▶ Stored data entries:
╭──
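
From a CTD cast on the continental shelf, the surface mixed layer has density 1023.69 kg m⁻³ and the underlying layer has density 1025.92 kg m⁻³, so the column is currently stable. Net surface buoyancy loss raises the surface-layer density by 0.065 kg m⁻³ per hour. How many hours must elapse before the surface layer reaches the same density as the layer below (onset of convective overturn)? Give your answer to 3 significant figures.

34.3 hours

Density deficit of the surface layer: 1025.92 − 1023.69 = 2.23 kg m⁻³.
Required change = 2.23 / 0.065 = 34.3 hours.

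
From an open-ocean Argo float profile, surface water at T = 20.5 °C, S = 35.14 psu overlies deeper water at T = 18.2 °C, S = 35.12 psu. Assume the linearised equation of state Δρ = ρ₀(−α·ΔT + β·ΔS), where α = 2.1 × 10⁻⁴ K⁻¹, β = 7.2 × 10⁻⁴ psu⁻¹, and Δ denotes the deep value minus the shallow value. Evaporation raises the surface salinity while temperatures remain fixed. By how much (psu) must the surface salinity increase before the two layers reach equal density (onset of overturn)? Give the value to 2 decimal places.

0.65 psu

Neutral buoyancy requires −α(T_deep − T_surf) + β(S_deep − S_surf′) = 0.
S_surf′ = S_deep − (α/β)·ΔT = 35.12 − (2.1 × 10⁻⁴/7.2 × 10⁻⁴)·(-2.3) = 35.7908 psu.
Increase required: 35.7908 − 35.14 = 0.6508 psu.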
╰──
╭──
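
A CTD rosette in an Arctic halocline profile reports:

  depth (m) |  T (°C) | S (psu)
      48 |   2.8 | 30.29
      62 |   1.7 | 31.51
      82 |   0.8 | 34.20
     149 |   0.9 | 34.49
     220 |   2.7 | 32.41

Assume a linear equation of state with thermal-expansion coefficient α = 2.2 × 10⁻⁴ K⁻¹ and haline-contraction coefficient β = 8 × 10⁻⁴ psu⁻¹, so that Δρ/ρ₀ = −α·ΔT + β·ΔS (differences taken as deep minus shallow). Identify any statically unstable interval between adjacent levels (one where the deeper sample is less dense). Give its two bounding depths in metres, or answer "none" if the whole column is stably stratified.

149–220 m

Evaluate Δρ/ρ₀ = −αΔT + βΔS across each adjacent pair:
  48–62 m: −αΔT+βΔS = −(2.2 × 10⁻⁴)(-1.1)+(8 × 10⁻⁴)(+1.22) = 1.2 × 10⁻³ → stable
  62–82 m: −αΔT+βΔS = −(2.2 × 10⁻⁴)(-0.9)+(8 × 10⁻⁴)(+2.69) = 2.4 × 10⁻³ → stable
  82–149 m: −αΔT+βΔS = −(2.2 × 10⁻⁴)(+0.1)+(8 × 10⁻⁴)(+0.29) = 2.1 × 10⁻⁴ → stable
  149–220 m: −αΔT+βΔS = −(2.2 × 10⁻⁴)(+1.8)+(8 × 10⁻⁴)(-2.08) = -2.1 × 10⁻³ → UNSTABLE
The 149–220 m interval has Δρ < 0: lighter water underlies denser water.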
╰──
╭──
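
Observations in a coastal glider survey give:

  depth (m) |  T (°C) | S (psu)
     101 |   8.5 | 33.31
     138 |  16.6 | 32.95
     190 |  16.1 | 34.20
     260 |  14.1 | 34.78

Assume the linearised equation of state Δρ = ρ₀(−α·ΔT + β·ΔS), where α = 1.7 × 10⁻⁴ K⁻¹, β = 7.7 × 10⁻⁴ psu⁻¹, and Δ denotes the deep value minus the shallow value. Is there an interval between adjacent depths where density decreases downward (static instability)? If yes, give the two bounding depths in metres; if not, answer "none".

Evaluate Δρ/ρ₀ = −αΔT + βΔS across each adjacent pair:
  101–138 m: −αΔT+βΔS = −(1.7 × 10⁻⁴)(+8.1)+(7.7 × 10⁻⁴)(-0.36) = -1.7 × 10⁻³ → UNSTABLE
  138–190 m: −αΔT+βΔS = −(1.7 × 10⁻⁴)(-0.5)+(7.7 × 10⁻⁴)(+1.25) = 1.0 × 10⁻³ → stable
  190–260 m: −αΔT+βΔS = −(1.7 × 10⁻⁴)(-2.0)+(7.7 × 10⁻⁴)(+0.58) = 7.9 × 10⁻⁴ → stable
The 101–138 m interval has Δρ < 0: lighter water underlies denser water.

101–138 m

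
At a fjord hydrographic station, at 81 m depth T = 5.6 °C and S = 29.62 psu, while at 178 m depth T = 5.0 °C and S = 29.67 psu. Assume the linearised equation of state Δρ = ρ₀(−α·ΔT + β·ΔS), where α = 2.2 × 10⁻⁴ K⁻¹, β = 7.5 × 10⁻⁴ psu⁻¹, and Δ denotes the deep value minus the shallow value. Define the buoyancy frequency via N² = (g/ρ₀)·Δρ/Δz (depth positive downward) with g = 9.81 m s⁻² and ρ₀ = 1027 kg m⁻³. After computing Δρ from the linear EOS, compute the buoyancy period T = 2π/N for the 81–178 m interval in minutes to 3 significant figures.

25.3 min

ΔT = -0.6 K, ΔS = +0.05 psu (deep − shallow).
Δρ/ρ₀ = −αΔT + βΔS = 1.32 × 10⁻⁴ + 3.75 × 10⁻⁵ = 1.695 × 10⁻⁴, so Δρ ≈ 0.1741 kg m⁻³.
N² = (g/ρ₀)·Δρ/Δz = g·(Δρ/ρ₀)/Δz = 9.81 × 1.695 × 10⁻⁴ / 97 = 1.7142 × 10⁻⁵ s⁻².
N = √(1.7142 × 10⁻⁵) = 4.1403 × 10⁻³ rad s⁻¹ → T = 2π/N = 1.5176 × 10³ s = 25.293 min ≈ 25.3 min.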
╰──
▶ WHAT YOU SHOULD DO: Which lines above run from the one containing "A CTD rosette" to the one containing "2.7 | 32.41"? Give them again exactly, both ends included.

▶ ANSWER TO THIS TASK:
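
A CTD rosette in an Arctic halocline profile reports:

  depth (m) |  T (°C) | S (psu)
      48 |   2.8 | 30.29
      62 |   1.7 | 31.51
      82 |   0.8 | 34.20
     149 |   0.9 | 34.49
     220 |   2.7 | 32.41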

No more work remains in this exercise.